TASK DESCRIPTION
From the material below, copy out each line with the word "matrix" in it.

SUPPLIED DATA
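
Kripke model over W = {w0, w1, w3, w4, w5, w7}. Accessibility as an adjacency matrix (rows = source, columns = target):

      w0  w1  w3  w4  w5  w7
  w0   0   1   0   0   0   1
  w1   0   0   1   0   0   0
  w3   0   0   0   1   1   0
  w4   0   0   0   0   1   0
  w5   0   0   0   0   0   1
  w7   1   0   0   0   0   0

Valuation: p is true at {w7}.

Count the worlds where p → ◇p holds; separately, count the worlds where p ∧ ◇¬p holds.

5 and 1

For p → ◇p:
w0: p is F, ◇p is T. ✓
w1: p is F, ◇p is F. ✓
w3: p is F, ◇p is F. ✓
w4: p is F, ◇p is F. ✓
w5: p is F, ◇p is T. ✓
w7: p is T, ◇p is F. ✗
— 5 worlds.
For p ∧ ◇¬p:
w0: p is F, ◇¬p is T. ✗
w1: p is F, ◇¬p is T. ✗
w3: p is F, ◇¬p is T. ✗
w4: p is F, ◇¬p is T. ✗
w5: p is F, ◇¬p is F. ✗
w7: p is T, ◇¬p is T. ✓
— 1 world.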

* * *

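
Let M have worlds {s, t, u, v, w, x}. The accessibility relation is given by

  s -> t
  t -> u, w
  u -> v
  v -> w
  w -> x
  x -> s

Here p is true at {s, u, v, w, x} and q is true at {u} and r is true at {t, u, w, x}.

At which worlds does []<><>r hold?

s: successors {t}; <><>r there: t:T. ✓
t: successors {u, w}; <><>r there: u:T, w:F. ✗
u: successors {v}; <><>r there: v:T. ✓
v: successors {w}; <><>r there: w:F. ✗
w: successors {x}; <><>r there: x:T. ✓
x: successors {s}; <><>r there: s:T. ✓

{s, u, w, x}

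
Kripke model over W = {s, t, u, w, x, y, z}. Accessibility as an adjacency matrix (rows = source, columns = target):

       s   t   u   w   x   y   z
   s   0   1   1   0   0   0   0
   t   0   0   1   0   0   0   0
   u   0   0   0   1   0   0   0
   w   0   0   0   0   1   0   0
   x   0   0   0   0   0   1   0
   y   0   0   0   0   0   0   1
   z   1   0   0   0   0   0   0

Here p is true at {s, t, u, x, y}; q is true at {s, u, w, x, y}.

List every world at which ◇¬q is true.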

ANSWER BOX
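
Kripke model over W = {w0, w1, w3, w4, w5, w7}. Accessibility as an adjacency matrix (rows = source, columns = target):
Kripke model over W = {s, t, u, w, x, y, z}. Accessibility as an adjacency matrix (rows = source, columns = target):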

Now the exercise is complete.